Work instruction:
Copy each line of the entries that includes the word "Tmax".

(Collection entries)
##############################

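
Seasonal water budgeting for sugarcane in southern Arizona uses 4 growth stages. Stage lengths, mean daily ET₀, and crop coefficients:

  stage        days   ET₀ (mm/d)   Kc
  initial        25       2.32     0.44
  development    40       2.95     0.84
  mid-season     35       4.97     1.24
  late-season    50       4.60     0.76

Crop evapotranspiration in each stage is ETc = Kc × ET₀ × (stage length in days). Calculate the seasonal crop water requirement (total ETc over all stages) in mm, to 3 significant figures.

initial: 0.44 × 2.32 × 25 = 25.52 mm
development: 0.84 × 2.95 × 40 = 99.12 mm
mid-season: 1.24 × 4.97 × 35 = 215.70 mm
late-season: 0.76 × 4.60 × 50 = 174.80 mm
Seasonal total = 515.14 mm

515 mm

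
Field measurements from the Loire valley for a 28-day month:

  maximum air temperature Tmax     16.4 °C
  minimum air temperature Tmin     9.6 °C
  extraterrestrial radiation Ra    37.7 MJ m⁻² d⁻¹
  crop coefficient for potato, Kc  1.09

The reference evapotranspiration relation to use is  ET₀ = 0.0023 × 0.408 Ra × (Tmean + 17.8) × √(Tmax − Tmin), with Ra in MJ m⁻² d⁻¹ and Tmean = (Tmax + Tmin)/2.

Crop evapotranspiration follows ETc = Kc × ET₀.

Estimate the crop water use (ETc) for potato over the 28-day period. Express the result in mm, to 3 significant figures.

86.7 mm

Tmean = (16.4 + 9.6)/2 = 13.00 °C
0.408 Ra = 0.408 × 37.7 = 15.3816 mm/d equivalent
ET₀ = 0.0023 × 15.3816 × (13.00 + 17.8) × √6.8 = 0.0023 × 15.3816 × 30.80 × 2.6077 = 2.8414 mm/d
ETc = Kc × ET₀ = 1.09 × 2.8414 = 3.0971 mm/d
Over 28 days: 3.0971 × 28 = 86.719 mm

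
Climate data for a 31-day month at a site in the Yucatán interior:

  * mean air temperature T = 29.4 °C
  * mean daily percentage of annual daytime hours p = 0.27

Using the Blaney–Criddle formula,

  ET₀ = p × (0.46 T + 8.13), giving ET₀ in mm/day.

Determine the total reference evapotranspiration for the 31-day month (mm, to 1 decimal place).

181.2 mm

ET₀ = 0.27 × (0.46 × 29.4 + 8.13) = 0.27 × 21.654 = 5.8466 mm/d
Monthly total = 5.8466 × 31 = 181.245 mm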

##############################

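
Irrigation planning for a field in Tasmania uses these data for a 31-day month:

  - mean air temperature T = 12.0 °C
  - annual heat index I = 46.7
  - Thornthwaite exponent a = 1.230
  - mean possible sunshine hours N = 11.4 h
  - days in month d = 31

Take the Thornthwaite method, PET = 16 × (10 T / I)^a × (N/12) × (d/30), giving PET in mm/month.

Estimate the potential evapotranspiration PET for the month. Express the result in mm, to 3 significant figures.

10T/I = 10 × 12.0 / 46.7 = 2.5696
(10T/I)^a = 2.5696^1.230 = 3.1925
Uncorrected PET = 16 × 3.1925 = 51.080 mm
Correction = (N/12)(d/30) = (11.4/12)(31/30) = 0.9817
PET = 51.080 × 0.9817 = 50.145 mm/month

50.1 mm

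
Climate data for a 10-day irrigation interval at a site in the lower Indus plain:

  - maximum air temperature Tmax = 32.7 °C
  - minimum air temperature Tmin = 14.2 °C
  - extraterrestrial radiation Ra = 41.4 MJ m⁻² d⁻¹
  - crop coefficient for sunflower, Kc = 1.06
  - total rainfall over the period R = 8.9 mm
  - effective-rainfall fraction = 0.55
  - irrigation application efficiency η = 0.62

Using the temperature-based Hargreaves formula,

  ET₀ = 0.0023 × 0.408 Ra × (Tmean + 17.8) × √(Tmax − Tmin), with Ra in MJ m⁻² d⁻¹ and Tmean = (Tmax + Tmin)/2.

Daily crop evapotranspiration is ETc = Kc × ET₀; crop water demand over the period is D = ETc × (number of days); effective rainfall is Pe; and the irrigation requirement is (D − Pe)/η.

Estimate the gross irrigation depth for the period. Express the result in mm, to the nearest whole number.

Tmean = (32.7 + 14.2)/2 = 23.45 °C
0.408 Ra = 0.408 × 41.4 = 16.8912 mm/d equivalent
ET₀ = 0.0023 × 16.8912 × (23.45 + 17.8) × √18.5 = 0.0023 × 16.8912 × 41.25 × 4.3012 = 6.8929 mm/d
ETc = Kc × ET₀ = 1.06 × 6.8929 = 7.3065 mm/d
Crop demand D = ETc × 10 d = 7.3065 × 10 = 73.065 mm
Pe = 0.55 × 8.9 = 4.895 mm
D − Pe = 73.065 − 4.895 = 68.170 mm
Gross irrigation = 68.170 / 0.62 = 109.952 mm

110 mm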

##############################

Your solution:
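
  maximum air temperature Tmax     16.4 °C
The reference evapotranspiration relation to use is  ET₀ = 0.0023 × 0.408 Ra × (Tmean + 17.8) × √(Tmax − Tmin), with Ra in MJ m⁻² d⁻¹ and Tmean = (Tmax + Tmin)/2.
  - maximum air temperature Tmax = 32.7 °C
  ET₀ = 0.0023 × 0.408 Ra × (Tmean + 17.8) × √(Tmax − Tmin), with Ra in MJ m⁻² d⁻¹ and Tmean = (Tmax + Tmin)/2.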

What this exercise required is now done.